TASK DIRECTIONS.
What is needed is an exact copy of the line with "Answer: 425578/3 ≈ 1.4186e+5" and all lines that follow it in the entries below, the last line included.

Collected data.
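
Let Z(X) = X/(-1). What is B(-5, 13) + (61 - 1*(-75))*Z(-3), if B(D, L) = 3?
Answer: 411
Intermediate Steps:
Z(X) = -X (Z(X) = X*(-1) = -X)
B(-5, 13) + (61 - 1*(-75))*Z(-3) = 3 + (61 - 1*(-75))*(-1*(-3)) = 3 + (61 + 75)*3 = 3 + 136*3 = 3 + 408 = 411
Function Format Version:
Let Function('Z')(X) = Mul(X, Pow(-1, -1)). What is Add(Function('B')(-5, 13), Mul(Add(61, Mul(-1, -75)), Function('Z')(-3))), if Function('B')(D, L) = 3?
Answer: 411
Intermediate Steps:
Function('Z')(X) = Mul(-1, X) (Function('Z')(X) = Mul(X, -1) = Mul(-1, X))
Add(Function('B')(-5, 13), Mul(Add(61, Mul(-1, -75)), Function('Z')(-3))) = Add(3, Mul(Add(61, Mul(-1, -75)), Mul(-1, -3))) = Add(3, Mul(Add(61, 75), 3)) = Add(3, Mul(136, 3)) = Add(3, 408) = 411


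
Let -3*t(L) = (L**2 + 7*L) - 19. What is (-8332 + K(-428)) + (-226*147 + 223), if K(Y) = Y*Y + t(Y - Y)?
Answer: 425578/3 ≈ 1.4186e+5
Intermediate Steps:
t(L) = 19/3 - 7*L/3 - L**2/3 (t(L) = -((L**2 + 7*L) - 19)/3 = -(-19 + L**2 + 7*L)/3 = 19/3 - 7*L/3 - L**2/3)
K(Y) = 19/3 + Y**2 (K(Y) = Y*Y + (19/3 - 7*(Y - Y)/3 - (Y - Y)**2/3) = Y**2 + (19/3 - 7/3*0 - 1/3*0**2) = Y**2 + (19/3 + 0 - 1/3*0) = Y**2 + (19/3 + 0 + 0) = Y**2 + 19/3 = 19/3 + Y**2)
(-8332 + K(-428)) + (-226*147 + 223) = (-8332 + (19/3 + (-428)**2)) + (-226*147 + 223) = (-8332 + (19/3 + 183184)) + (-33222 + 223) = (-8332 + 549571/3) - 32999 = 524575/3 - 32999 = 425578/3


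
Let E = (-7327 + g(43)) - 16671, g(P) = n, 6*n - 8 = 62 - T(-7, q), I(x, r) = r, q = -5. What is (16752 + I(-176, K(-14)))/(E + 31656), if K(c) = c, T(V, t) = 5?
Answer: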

REPLY.
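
Answer: 425578/3 ≈ 1.4186e+5
Intermediate Steps:
t(L) = 19/3 - 7*L/3 - L**2/3 (t(L) = -((L**2 + 7*L) - 19)/3 = -(-19 + L**2 + 7*L)/3 = 19/3 - 7*L/3 - L**2/3)
K(Y) = 19/3 + Y**2 (K(Y) = Y*Y + (19/3 - 7*(Y - Y)/3 - (Y - Y)**2/3) = Y**2 + (19/3 - 7/3*0 - 1/3*0**2) = Y**2 + (19/3 + 0 - 1/3*0) = Y**2 + (19/3 + 0 + 0) = Y**2 + 19/3 = 19/3 + Y**2)
(-8332 + K(-428)) + (-226*147 + 223) = (-8332 + (19/3 + (-428)**2)) + (-226*147 + 223) = (-8332 + (19/3 + 183184)) + (-33222 + 223) = (-8332 + 549571/3) - 32999 = 524575/3 - 32999 = 425578/3


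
Let E = (-7327 + g(43)) - 16671, g(P) = n, 6*n - 8 = 62 - T(-7, q), I(x, r) = r, q = -5. What is (16752 + I(-176, K(-14)))/(E + 31656), if K(c) = c, T(V, t) = 5?
Answer: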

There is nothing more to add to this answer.